(Saved data entries)
━━━━━━━━

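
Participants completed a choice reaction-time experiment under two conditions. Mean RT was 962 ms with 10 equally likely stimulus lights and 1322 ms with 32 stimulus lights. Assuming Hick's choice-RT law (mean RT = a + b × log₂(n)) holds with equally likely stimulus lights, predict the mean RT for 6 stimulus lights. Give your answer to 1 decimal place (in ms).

803.9 ms

Solve the two-equation system in a and b:
  b = (1322 − 962) / (log₂ 32 − log₂ 10) = 360 / (5 − 3.3219) = 214.532 ms/bit
  a = 962 − 214.532 × 3.3219 = 249.340 ms
Then RT(6) = 249.340 + 214.532 × log₂ 6 = 249.340 + 214.532 × 2.5850 ≈ 803.897 ms.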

━━━━━━━━

• **Task item**
Word for word, repeat every entry listed above.

• **Solved exercise**
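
Participants completed a choice reaction-time experiment under two conditions. Mean RT was 962 ms with 10 equally likely stimulus lights and 1322 ms with 32 stimulus lights. Assuming Hick's choice-RT law (mean RT = a + b × log₂(n)) holds with equally likely stimulus lights, predict the mean RT for 6 stimulus lights. Give your answer to 1 decimal place (in ms).

803.9 ms

Solve the two-equation system in a and b:
  b = (1322 − 962) / (log₂ 32 − log₂ 10) = 360 / (5 − 3.3219) = 214.532 ms/bit
  a = 962 − 214.532 × 3.3219 = 249.340 ms
Then RT(6) = 249.340 + 214.532 × log₂ 6 = 249.340 + 214.532 × 2.5850 ≈ 803.897 ms.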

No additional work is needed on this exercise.